▶ [Exercise details]:
Across the entries, count the lines that include "points" and report only that number.

● ● ● ●

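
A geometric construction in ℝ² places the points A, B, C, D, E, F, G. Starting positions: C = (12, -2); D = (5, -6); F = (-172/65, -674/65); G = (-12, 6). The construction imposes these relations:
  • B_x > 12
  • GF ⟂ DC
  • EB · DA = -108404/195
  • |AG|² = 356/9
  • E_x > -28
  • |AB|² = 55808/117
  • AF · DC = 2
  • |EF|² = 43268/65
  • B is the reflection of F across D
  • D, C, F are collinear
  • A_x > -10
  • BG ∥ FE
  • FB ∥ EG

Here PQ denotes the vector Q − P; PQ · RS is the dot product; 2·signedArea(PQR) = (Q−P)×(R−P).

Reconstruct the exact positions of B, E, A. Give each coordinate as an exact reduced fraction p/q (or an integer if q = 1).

1. B_x = 822/65  [B is the reflection of F across D]
2. B_y = -106/65  [B is the reflection of F across D]
   → B = (822/65, -106/65)
3. E_x = -1774/65  [FB ∥ EG ∩ BG ∥ FE]
4. E_y = -178/65  [FB ∥ EG ∩ BG ∥ FE]
   → E = (-1774/65, -178/65)
5. A_x = -1774/195  [AF · DC = 2 ∩ EB · DA = -108404/195]
6. A_y = 82/195  [AF · DC = 2 ∩ EB · DA = -108404/195]
   → A = (-1774/195, 82/195)

A = (-1774/195, 82/195)
B = (822/65, -106/65)
E = (-1774/65, -178/65)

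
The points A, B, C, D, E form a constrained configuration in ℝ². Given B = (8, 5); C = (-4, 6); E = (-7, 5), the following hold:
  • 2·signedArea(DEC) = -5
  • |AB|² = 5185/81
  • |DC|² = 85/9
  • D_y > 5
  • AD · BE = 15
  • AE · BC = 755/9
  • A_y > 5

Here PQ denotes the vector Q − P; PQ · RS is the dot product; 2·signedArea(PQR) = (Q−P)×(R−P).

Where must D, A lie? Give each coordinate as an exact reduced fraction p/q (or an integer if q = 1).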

● ● ● ●

▶ [Output of the task]:
2